What to do: Repeat the entries. Each one must match exactly.

━━━━━ Data supplied ━━━━━

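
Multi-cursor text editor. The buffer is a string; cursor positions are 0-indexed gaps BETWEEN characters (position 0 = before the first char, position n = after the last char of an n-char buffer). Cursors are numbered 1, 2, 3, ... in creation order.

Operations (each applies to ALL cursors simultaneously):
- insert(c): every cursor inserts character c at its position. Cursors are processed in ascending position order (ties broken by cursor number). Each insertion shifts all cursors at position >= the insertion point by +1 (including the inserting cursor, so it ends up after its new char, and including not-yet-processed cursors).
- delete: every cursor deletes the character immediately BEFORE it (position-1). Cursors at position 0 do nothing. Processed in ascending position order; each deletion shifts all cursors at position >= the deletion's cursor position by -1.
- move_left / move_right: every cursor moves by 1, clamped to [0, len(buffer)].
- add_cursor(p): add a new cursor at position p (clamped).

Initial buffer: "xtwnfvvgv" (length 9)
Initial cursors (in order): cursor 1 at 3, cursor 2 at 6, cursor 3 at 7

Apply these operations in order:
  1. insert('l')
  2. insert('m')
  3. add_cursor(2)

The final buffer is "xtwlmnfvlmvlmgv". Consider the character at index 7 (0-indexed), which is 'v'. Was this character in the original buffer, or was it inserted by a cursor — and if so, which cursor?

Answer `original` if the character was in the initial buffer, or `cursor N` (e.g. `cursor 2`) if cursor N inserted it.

After op 1 (insert('l')): buffer="xtwlnfvlvlgv" (len 12), cursors c1@4 c2@8 c3@10, authorship ...1...2.3..
After op 2 (insert('m')): buffer="xtwlmnfvlmvlmgv" (len 15), cursors c1@5 c2@10 c3@13, authorship ...11...22.33..
After op 3 (add_cursor(2)): buffer="xtwlmnfvlmvlmgv" (len 15), cursors c4@2 c1@5 c2@10 c3@13, authorship ...11...22.33..
Authorship (.=original, N=cursor N): . . . 1 1 . . . 2 2 . 3 3 . .
Index 7: author = original

Answer: original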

━━━━━

Solution to the exercise:
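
Multi-cursor text editor. The buffer is a string; cursor positions are 0-indexed gaps BETWEEN characters (position 0 = before the first char, position n = after the last char of an n-char buffer). Cursors are numbered 1, 2, 3, ... in creation order.

Operations (each applies to ALL cursors simultaneously):
- insert(c): every cursor inserts character c at its position. Cursors are processed in ascending position order (ties broken by cursor number). Each insertion shifts all cursors at position >= the insertion point by +1 (including the inserting cursor, so it ends up after its new char, and including not-yet-processed cursors).
- delete: every cursor deletes the character immediately BEFORE it (position-1). Cursors at position 0 do nothing. Processed in ascending position order; each deletion shifts all cursors at position >= the deletion's cursor position by -1.
- move_left / move_right: every cursor moves by 1, clamped to [0, len(buffer)].
- add_cursor(p): add a new cursor at position p (clamped).

Initial buffer: "xtwnfvvgv" (length 9)
Initial cursors (in order): cursor 1 at 3, cursor 2 at 6, cursor 3 at 7

Apply these operations in order:
  1. insert('l')
  2. insert('m')
  3. add_cursor(2)

The final buffer is "xtwlmnfvlmvlmgv". Consider the character at index 7 (0-indexed), which is 'v'. Was this character in the original buffer, or was it inserted by a cursor — and if so, which cursor?

Answer `original` if the character was in the initial buffer, or `cursor N` (e.g. `cursor 2`) if cursor N inserted it.

After op 1 (insert('l')): buffer="xtwlnfvlvlgv" (len 12), cursors c1@4 c2@8 c3@10, authorship ...1...2.3..
After op 2 (insert('m')): buffer="xtwlmnfvlmvlmgv" (len 15), cursors c1@5 c2@10 c3@13, authorship ...11...22.33..
After op 3 (add_cursor(2)): buffer="xtwlmnfvlmvlmgv" (len 15), cursors c4@2 c1@5 c2@10 c3@13, authorship ...11...22.33..
Authorship (.=original, N=cursor N): . . . 1 1 . . . 2 2 . 3 3 . .
Index 7: author = original

Answer: original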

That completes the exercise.